Directions for this task: Whatever appears in the records, write it out again exactly.

Top of Given data

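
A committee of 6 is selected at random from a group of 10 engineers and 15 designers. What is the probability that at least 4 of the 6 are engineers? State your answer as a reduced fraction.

Total selections: C(25,6) = 177100.
Favorable selections (at least 4 engineers): C(10,4)·C(15,2) + C(10,5)·C(15,1) + C(10,6)·C(15,0) = 22050 + 3780 + 210 = 26040.
Probability = 26040/177100 = 186/1265.

186/1265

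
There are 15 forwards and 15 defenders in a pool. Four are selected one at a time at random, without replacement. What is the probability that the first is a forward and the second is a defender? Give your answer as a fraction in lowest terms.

Multiply the conditional probabilities at each draw: 15/30 · 15/29 = 225/870 = 15/58.

15/58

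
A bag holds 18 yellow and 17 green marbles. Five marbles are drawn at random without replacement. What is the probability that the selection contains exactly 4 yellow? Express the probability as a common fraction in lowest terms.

There are C(35,5) = 324632 ways to choose 5 from 35.
Selections with exactly 4 yellow: choose 4 of the 18 yellow and 1 of the 17 green, C(18,4)·C(17,1) = 3060·17 = 52020.
Probability = 52020/324632 = 765/4774.

765/4774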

Bottom of Given data

Task solution:
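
A committee of 6 is selected at random from a group of 10 engineers and 15 designers. What is the probability that at least 4 of the 6 are engineers? State your answer as a reduced fraction.

Total selections: C(25,6) = 177100.
Favorable selections (at least 4 engineers): C(10,4)·C(15,2) + C(10,5)·C(15,1) + C(10,6)·C(15,0) = 22050 + 3780 + 210 = 26040.
Probability = 26040/177100 = 186/1265.

186/1265

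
There are 15 forwards and 15 defenders in a pool. Four are selected one at a time at random, without replacement. What is the probability that the first is a forward and the second is a defender? Give your answer as a fraction in lowest terms.

Multiply the conditional probabilities at each draw: 15/30 · 15/29 = 225/870 = 15/58.

15/58

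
A bag holds 18 yellow and 17 green marbles. Five marbles are drawn at random without replacement. What is the probability that the selection contains exactly 4 yellow? Express the probability as a common fraction in lowest terms.

There are C(35,5) = 324632 ways to choose 5 from 35.
Selections with exactly 4 yellow: choose 4 of the 18 yellow and 1 of the 17 green, C(18,4)·C(17,1) = 3060·17 = 52020.
Probability = 52020/324632 = 765/4774.

765/4774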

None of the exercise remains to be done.